Dataset entries:
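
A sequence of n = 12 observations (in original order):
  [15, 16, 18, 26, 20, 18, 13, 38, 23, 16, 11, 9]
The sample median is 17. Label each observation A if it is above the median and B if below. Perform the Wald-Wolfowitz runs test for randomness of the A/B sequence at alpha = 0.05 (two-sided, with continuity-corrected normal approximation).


Step 1: Compute median = 17; label A = above, B = below.
Labels in order: BBAAAABAABBB  (n_A = 6, n_B = 6)
Step 2: Count runs R = 5.
Step 3: Under H0 (random ordering), E[R] = 2*n_A*n_B/(n_A+n_B) + 1 = 2*6*6/12 + 1 = 7.0000.
        Var[R] = 2*n_A*n_B*(2*n_A*n_B - n_A - n_B) / ((n_A+n_B)^2 * (n_A+n_B-1)) = 4320/1584 = 2.7273.
        SD[R] = 1.6514.
Step 4: Continuity-corrected z = (R + 0.5 - E[R]) / SD[R] = (5 + 0.5 - 7.0000) / 1.6514 = -0.9083.
Step 5: Two-sided p-value via normal approximation = 2*(1 - Phi(|z|)) = 0.363722.
Step 6: alpha = 0.05. fail to reject H0.

R = 5, z = -0.9083, p = 0.363722, fail to reject H0.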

THE TASK >>
The expected response is every record, reproduced word for word.

ANSWER BOX >>
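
A sequence of n = 12 observations (in original order):
  [15, 16, 18, 26, 20, 18, 13, 38, 23, 16, 11, 9]
The sample median is 17. Label each observation A if it is above the median and B if below. Perform the Wald-Wolfowitz runs test for randomness of the A/B sequence at alpha = 0.05 (two-sided, with continuity-corrected normal approximation).


Step 1: Compute median = 17; label A = above, B = below.
Labels in order: BBAAAABAABBB  (n_A = 6, n_B = 6)
Step 2: Count runs R = 5.
Step 3: Under H0 (random ordering), E[R] = 2*n_A*n_B/(n_A+n_B) + 1 = 2*6*6/12 + 1 = 7.0000.
        Var[R] = 2*n_A*n_B*(2*n_A*n_B - n_A - n_B) / ((n_A+n_B)^2 * (n_A+n_B-1)) = 4320/1584 = 2.7273.
        SD[R] = 1.6514.
Step 4: Continuity-corrected z = (R + 0.5 - E[R]) / SD[R] = (5 + 0.5 - 7.0000) / 1.6514 = -0.9083.
Step 5: Two-sided p-value via normal approximation = 2*(1 - Phi(|z|)) = 0.363722.
Step 6: alpha = 0.05. fail to reject H0.

R = 5, z = -0.9083, p = 0.363722, fail to reject H0.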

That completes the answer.